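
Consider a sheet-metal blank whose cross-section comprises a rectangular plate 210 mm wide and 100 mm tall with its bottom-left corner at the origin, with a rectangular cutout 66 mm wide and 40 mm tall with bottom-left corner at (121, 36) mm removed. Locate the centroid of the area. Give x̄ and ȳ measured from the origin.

plate: A = 210 × 100 = 21000.00, centroid at (105.00, 50.00).
hole: A = −(66 × 40) = -2640.00, centroid at (154.00, 56.00).
ΣA = 18360.00 mm²
ΣAx̄ = (21000.00)(105.00) + (-2640.00)(154.00) = 1798440.00 mm³
ΣAȳ = (21000.00)(50.00) + (-2640.00)(56.00) = 902160.00 mm³
x̄ = 1798440.00 / 18360.00 = 97.95 mm
ȳ = 902160.00 / 18360.00 = 49.14 mm

x̄ = 97.95 mm, ȳ = 49.14 mm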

□ □ □ □ □

Task to complete:
Repeat the data above in full, word for word.

Task solution:
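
Consider a sheet-metal blank whose cross-section comprises a rectangular plate 210 mm wide and 100 mm tall with its bottom-left corner at the origin, with a rectangular cutout 66 mm wide and 40 mm tall with bottom-left corner at (121, 36) mm removed. Locate the centroid of the area. Give x̄ and ȳ measured from the origin.

plate: A = 210 × 100 = 21000.00, centroid at (105.00, 50.00).
hole: A = −(66 × 40) = -2640.00, centroid at (154.00, 56.00).
ΣA = 18360.00 mm²
ΣAx̄ = (21000.00)(105.00) + (-2640.00)(154.00) = 1798440.00 mm³
ΣAȳ = (21000.00)(50.00) + (-2640.00)(56.00) = 902160.00 mm³
x̄ = 1798440.00 / 18360.00 = 97.95 mm
ȳ = 902160.00 / 18360.00 = 49.14 mm

x̄ = 97.95 mm, ȳ = 49.14 mm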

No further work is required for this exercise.